▶ WORK INSTRUCTION
Every entry below is to be copied exactly, with nothing left out.

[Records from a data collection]
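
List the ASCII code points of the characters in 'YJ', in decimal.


String: 'YJ'  (2 characters)
Per-character ASCII lookup:
  'Y': uppercase starts at 65: 'Y' = 65 + 24 = 89
  'J': uppercase starts at 65: 'J' = 65 + 9 = 74
= 89 74


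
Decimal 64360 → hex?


Divide by 16 repeatedly:
64360 ÷ 16 = 4022 remainder 8 (8)
4022 ÷ 16 = 251 remainder 6 (6)
251 ÷ 16 = 15 remainder 11 (B)
15 ÷ 16 = 0 remainder 15 (F)
Reading remainders bottom-up:
= 0xFB68


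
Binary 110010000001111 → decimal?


Positional values:
Bit 0: 1 × 2^0 = 1
Bit 1: 1 × 2^1 = 2
Bit 2: 1 × 2^2 = 4
Bit 3: 1 × 2^3 = 8
Bit 10: 1 × 2^10 = 1024
Bit 13: 1 × 2^13 = 8192
Bit 14: 1 × 2^14 = 16384
Sum = 1 + 2 + 4 + 8 + 1024 + 8192 + 16384
= 25615


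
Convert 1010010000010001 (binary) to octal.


Group into 3-bit groups: 001010010000010001
  001 = 1
  010 = 2
  010 = 2
  000 = 0
  010 = 2
  001 = 1
= 0o122021


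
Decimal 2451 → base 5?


Divide by 5 repeatedly:
2451 ÷ 5 = 490 remainder 1
490 ÷ 5 = 98 remainder 0
98 ÷ 5 = 19 remainder 3
19 ÷ 5 = 3 remainder 4
3 ÷ 5 = 0 remainder 3
Reading remainders bottom-up:
= 34301


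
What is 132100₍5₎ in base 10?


Positional values (base 5):
  0 × 5^0 = 0 × 1 = 0
  0 × 5^1 = 0 × 5 = 0
  1 × 5^2 = 1 × 25 = 25
  2 × 5^3 = 2 × 125 = 250
  3 × 5^4 = 3 × 625 = 1875
  1 × 5^5 = 1 × 3125 = 3125
Sum = 0 + 0 + 25 + 250 + 1875 + 3125
= 5275


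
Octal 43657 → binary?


Each octal digit → 3 binary bits:
  4 = 100
  3 = 011
  6 = 110
  5 = 101
  7 = 111
Concatenate: 100 011 110 101 111
= 100011110101111


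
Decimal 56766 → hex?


Divide by 16 repeatedly:
56766 ÷ 16 = 3547 remainder 14 (E)
3547 ÷ 16 = 221 remainder 11 (B)
221 ÷ 16 = 13 remainder 13 (D)
13 ÷ 16 = 0 remainder 13 (D)
Reading remainders bottom-up:
= 0xDDBE


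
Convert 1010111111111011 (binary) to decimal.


Positional values:
Bit 0: 1 × 2^0 = 1
Bit 1: 1 × 2^1 = 2
Bit 3: 1 × 2^3 = 8
Bit 4: 1 × 2^4 = 16
Bit 5: 1 × 2^5 = 32
Bit 6: 1 × 2^6 = 64
Bit 7: 1 × 2^7 = 128
Bit 8: 1 × 2^8 = 256
Bit 9: 1 × 2^9 = 512
Bit 10: 1 × 2^10 = 1024
Bit 11: 1 × 2^11 = 2048
Bit 13: 1 × 2^13 = 8192
Bit 15: 1 × 2^15 = 32768
Sum = 1 + 2 + 8 + 16 + 32 + 64 + 128 + 256 + 512 + 1024 + 2048 + 8192 + 32768
= 45051


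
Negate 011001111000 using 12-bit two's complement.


Original: 011001111000
Step 1 - Invert all bits: 100110000111
Step 2 - Add 1: 100110000111 + 1
= 100110001000 (represents -1656)


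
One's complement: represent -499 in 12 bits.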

▶ SOLUTION FOR THIS EXERCISE
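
List the ASCII code points of the characters in 'YJ', in decimal.


String: 'YJ'  (2 characters)
Per-character ASCII lookup:
  'Y': uppercase starts at 65: 'Y' = 65 + 24 = 89
  'J': uppercase starts at 65: 'J' = 65 + 9 = 74
= 89 74


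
Decimal 64360 → hex?


Divide by 16 repeatedly:
64360 ÷ 16 = 4022 remainder 8 (8)
4022 ÷ 16 = 251 remainder 6 (6)
251 ÷ 16 = 15 remainder 11 (B)
15 ÷ 16 = 0 remainder 15 (F)
Reading remainders bottom-up:
= 0xFB68


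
Binary 110010000001111 → decimal?


Positional values:
Bit 0: 1 × 2^0 = 1
Bit 1: 1 × 2^1 = 2
Bit 2: 1 × 2^2 = 4
Bit 3: 1 × 2^3 = 8
Bit 10: 1 × 2^10 = 1024
Bit 13: 1 × 2^13 = 8192
Bit 14: 1 × 2^14 = 16384
Sum = 1 + 2 + 4 + 8 + 1024 + 8192 + 16384
= 25615


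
Convert 1010010000010001 (binary) to octal.


Group into 3-bit groups: 001010010000010001
  001 = 1
  010 = 2
  010 = 2
  000 = 0
  010 = 2
  001 = 1
= 0o122021


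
Decimal 2451 → base 5?


Divide by 5 repeatedly:
2451 ÷ 5 = 490 remainder 1
490 ÷ 5 = 98 remainder 0
98 ÷ 5 = 19 remainder 3
19 ÷ 5 = 3 remainder 4
3 ÷ 5 = 0 remainder 3
Reading remainders bottom-up:
= 34301


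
What is 132100₍5₎ in base 10?


Positional values (base 5):
  0 × 5^0 = 0 × 1 = 0
  0 × 5^1 = 0 × 5 = 0
  1 × 5^2 = 1 × 25 = 25
  2 × 5^3 = 2 × 125 = 250
  3 × 5^4 = 3 × 625 = 1875
  1 × 5^5 = 1 × 3125 = 3125
Sum = 0 + 0 + 25 + 250 + 1875 + 3125
= 5275


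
Octal 43657 → binary?


Each octal digit → 3 binary bits:
  4 = 100
  3 = 011
  6 = 110
  5 = 101
  7 = 111
Concatenate: 100 011 110 101 111
= 100011110101111


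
Decimal 56766 → hex?


Divide by 16 repeatedly:
56766 ÷ 16 = 3547 remainder 14 (E)
3547 ÷ 16 = 221 remainder 11 (B)
221 ÷ 16 = 13 remainder 13 (D)
13 ÷ 16 = 0 remainder 13 (D)
Reading remainders bottom-up:
= 0xDDBE


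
Convert 1010111111111011 (binary) to decimal.


Positional values:
Bit 0: 1 × 2^0 = 1
Bit 1: 1 × 2^1 = 2
Bit 3: 1 × 2^3 = 8
Bit 4: 1 × 2^4 = 16
Bit 5: 1 × 2^5 = 32
Bit 6: 1 × 2^6 = 64
Bit 7: 1 × 2^7 = 128
Bit 8: 1 × 2^8 = 256
Bit 9: 1 × 2^9 = 512
Bit 10: 1 × 2^10 = 1024
Bit 11: 1 × 2^11 = 2048
Bit 13: 1 × 2^13 = 8192
Bit 15: 1 × 2^15 = 32768
Sum = 1 + 2 + 8 + 16 + 32 + 64 + 128 + 256 + 512 + 1024 + 2048 + 8192 + 32768
= 45051


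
Negate 011001111000 using 12-bit two's complement.


Original: 011001111000
Step 1 - Invert all bits: 100110000111
Step 2 - Add 1: 100110000111 + 1
= 100110001000 (represents -1656)


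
One's complement: represent -499 in 12 bits.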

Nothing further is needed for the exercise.